* **Provided records**

○ ○ ○

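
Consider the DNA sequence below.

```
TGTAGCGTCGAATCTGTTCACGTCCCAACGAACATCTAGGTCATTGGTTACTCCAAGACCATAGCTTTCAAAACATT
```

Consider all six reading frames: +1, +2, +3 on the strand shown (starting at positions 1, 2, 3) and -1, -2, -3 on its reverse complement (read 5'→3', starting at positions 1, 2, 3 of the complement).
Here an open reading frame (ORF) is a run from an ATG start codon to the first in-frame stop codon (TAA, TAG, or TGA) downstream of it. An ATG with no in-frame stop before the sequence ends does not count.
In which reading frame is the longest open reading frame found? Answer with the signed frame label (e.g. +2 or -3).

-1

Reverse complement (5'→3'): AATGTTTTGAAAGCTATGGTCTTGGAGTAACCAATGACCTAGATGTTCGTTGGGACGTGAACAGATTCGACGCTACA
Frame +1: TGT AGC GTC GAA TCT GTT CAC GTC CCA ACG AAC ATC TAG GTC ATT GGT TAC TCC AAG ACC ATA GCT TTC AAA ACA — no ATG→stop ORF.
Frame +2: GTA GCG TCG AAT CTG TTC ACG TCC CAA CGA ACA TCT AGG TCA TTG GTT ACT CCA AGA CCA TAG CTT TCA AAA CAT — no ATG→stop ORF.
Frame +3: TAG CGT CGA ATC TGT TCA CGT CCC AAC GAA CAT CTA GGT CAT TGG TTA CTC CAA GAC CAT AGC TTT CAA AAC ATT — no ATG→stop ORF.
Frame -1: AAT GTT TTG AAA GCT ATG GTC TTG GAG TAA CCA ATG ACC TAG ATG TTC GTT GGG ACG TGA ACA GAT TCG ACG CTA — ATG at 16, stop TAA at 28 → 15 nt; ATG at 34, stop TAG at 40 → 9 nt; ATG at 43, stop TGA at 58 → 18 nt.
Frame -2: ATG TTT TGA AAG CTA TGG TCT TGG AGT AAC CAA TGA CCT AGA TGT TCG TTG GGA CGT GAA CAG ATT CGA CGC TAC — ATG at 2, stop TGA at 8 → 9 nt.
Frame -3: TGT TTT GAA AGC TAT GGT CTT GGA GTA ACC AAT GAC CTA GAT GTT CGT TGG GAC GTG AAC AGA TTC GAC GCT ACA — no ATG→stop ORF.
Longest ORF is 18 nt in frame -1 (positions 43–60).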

○ ○ ○

* **About this exercise**
Restate the material above exactly, leaving nothing out.

* **Written solution**
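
Consider the DNA sequence below.

```
TGTAGCGTCGAATCTGTTCACGTCCCAACGAACATCTAGGTCATTGGTTACTCCAAGACCATAGCTTTCAAAACATT
```

Consider all six reading frames: +1, +2, +3 on the strand shown (starting at positions 1, 2, 3) and -1, -2, -3 on its reverse complement (read 5'→3', starting at positions 1, 2, 3 of the complement).
Here an open reading frame (ORF) is a run from an ATG start codon to the first in-frame stop codon (TAA, TAG, or TGA) downstream of it. An ATG with no in-frame stop before the sequence ends does not count.
In which reading frame is the longest open reading frame found? Answer with the signed frame label (e.g. +2 or -3).

-1

Reverse complement (5'→3'): AATGTTTTGAAAGCTATGGTCTTGGAGTAACCAATGACCTAGATGTTCGTTGGGACGTGAACAGATTCGACGCTACA
Frame +1: TGT AGC GTC GAA TCT GTT CAC GTC CCA ACG AAC ATC TAG GTC ATT GGT TAC TCC AAG ACC ATA GCT TTC AAA ACA — no ATG→stop ORF.
Frame +2: GTA GCG TCG AAT CTG TTC ACG TCC CAA CGA ACA TCT AGG TCA TTG GTT ACT CCA AGA CCA TAG CTT TCA AAA CAT — no ATG→stop ORF.
Frame +3: TAG CGT CGA ATC TGT TCA CGT CCC AAC GAA CAT CTA GGT CAT TGG TTA CTC CAA GAC CAT AGC TTT CAA AAC ATT — no ATG→stop ORF.
Frame -1: AAT GTT TTG AAA GCT ATG GTC TTG GAG TAA CCA ATG ACC TAG ATG TTC GTT GGG ACG TGA ACA GAT TCG ACG CTA — ATG at 16, stop TAA at 28 → 15 nt; ATG at 34, stop TAG at 40 → 9 nt; ATG at 43, stop TGA at 58 → 18 nt.
Frame -2: ATG TTT TGA AAG CTA TGG TCT TGG AGT AAC CAA TGA CCT AGA TGT TCG TTG GGA CGT GAA CAG ATT CGA CGC TAC — ATG at 2, stop TGA at 8 → 9 nt.
Frame -3: TGT TTT GAA AGC TAT GGT CTT GGA GTA ACC AAT GAC CTA GAT GTT CGT TGG GAC GTG AAC AGA TTC GAC GCT ACA — no ATG→stop ORF.
Longest ORF is 18 nt in frame -1 (positions 43–60).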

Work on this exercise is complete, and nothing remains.